Stored data entries:

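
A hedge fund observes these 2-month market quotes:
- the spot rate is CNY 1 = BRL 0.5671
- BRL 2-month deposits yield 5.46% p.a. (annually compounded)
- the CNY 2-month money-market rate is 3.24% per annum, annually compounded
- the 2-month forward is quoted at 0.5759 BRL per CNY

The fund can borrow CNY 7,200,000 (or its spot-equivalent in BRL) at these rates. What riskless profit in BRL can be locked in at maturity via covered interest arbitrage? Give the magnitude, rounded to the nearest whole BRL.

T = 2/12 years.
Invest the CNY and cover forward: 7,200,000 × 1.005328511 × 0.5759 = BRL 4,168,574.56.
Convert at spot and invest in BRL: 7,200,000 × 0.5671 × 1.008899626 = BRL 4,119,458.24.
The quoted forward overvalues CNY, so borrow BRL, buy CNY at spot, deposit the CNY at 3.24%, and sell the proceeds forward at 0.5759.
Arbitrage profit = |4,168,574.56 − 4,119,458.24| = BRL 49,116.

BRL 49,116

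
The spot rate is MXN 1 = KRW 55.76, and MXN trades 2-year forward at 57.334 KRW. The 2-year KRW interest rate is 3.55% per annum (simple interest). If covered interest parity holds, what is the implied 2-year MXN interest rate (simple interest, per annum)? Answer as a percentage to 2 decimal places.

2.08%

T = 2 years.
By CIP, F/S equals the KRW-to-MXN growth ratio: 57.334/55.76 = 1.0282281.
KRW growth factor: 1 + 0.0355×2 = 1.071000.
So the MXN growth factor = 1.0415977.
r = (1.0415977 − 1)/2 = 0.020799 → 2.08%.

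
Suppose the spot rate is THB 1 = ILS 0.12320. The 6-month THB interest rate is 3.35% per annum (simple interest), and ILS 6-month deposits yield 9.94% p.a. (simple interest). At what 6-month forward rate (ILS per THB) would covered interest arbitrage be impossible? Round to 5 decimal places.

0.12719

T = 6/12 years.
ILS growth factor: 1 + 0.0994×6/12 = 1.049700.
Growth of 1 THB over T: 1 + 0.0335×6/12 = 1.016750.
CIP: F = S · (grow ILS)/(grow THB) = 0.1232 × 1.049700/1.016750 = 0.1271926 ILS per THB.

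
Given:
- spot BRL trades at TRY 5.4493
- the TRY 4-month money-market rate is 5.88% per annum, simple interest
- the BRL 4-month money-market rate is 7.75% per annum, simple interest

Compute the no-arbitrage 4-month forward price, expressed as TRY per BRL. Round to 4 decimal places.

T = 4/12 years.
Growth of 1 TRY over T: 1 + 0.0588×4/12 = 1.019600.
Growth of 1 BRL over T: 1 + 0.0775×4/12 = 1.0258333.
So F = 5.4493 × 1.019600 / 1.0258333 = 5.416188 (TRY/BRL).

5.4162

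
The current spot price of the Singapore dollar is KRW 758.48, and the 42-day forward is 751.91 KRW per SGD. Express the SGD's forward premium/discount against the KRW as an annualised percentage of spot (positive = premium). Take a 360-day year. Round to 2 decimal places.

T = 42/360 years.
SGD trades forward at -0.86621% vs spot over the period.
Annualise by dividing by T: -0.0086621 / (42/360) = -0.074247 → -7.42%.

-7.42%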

--

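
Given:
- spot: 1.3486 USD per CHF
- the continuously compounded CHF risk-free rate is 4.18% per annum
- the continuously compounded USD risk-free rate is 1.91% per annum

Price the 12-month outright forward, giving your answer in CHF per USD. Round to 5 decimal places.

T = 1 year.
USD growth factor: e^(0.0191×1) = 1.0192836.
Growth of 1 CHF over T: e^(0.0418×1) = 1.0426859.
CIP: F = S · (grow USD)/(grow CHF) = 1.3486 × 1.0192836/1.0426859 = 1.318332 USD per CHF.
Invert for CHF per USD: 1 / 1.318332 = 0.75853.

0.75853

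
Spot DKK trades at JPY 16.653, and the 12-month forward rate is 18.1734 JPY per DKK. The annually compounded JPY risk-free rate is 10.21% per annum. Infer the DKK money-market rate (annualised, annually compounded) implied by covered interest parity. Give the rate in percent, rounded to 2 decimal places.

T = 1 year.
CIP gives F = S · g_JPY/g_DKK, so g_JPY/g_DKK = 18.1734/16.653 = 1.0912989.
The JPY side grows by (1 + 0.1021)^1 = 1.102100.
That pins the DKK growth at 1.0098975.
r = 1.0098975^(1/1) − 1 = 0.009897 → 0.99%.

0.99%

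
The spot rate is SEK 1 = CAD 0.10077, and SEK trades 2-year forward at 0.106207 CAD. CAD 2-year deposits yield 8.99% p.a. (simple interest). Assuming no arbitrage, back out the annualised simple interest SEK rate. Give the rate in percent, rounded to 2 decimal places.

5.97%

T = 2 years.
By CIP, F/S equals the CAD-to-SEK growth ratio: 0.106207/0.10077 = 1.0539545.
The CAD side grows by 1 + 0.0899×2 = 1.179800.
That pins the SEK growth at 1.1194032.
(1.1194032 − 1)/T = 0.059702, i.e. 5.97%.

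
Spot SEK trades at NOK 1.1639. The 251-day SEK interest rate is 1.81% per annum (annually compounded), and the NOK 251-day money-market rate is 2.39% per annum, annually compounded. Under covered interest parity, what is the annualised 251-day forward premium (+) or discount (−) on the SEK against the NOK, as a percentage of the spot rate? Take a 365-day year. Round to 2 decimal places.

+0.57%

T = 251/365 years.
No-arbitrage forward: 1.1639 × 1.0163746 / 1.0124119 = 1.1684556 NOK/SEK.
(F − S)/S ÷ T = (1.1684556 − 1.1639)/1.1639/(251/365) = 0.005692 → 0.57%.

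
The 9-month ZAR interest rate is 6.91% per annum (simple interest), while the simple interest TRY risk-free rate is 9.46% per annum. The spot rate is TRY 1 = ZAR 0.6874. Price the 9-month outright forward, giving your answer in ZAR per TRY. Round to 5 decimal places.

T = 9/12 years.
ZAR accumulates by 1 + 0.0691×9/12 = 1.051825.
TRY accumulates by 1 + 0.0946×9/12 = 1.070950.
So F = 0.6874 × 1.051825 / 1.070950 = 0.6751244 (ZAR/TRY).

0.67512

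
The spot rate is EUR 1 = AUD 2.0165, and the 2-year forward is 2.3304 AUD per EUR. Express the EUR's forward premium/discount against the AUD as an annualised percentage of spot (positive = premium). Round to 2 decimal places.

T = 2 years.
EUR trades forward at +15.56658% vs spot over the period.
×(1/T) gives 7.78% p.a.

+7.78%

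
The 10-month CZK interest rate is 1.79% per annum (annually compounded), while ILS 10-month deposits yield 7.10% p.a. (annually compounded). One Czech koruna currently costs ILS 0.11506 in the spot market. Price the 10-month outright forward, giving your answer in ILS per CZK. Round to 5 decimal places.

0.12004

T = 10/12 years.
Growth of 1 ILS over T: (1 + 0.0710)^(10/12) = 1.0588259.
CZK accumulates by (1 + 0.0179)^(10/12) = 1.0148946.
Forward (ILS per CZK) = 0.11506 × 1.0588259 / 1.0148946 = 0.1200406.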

...

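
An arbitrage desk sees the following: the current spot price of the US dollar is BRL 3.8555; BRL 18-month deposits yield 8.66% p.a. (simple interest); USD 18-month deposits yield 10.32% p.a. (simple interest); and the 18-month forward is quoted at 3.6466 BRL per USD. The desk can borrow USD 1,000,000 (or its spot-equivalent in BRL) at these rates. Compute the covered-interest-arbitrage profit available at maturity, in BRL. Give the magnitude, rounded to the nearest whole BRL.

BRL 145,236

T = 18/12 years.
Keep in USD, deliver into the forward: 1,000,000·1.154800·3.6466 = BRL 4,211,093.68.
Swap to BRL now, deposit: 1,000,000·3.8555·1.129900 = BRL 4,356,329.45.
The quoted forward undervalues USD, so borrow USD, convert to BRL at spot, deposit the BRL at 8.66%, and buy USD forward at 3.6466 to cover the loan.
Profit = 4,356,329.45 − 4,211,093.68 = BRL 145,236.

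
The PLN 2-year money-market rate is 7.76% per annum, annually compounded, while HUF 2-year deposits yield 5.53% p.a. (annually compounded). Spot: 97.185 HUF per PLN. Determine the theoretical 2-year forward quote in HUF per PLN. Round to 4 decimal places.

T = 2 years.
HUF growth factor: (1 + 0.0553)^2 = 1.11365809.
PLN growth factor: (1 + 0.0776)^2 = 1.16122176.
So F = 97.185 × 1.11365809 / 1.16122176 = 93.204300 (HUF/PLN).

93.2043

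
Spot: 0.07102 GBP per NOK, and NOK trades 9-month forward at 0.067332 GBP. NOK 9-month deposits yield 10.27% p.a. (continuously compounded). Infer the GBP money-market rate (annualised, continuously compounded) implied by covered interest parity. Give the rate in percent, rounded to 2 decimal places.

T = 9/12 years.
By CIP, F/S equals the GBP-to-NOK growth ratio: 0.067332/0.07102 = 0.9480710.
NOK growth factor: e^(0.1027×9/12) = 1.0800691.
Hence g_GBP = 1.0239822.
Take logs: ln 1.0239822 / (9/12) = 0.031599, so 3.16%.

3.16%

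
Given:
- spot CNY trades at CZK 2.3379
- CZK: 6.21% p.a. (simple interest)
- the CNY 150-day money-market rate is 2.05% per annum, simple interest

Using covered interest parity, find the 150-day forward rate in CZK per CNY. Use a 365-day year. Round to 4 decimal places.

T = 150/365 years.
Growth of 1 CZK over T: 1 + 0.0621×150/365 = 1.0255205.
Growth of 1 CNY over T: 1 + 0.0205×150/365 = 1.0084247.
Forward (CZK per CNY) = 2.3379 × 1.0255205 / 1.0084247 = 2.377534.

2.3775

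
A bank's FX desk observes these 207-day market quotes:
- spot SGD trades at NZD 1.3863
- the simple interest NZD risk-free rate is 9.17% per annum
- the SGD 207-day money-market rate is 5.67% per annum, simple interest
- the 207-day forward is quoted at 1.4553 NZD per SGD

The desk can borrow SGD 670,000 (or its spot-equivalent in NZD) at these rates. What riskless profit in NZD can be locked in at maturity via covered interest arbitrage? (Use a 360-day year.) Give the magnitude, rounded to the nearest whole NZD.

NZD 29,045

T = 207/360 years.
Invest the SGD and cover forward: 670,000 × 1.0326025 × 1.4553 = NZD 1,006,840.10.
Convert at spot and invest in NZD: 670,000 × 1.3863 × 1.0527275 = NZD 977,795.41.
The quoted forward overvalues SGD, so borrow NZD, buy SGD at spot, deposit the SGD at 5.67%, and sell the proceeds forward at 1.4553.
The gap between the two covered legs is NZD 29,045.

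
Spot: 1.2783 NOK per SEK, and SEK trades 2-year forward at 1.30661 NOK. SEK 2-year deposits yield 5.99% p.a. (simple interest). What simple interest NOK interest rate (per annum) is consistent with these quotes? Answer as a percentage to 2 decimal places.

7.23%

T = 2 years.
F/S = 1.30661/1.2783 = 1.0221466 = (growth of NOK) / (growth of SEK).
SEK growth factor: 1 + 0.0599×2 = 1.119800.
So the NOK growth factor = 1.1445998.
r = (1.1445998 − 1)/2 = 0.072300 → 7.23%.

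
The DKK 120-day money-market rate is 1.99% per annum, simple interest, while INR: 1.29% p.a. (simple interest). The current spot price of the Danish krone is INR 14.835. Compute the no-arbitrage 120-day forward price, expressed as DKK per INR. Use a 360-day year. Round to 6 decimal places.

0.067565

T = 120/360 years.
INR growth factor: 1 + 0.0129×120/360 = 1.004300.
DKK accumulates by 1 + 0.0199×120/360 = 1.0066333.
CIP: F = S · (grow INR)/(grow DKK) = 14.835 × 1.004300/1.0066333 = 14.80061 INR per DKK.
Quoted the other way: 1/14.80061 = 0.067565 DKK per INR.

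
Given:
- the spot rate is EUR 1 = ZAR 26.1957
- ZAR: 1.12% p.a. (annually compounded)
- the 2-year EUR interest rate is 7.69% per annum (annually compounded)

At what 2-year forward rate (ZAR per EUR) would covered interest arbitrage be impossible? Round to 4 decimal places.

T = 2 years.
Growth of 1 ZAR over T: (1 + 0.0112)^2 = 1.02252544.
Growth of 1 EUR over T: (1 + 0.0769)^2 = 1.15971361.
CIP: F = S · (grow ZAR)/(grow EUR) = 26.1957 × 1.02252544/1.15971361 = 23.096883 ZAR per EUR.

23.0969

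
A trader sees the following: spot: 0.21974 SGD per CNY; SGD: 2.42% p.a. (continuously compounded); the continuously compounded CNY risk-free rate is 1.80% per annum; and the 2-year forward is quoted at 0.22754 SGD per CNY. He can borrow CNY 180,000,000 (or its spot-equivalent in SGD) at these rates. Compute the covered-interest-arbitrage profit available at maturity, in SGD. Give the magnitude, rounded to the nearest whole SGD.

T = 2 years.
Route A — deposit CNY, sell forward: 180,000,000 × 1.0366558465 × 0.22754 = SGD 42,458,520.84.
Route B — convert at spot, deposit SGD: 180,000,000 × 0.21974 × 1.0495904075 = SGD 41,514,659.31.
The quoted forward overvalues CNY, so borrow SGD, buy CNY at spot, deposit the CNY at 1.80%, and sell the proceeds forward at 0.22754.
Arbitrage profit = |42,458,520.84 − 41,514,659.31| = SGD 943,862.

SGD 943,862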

▸ **Task**: Return exactly, and only, the lines above starting at the line that contains "A hedge fund" and ending at the line that contains "- the 2-month".

▸ **Answer space**:
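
A hedge fund observes these 2-month market quotes:
- the spot rate is CNY 1 = BRL 0.5671
- BRL 2-month deposits yield 5.46% p.a. (annually compounded)
- the CNY 2-month money-market rate is 3.24% per annum, annually compounded
- the 2-month forward is quoted at 0.5759 BRL per CNY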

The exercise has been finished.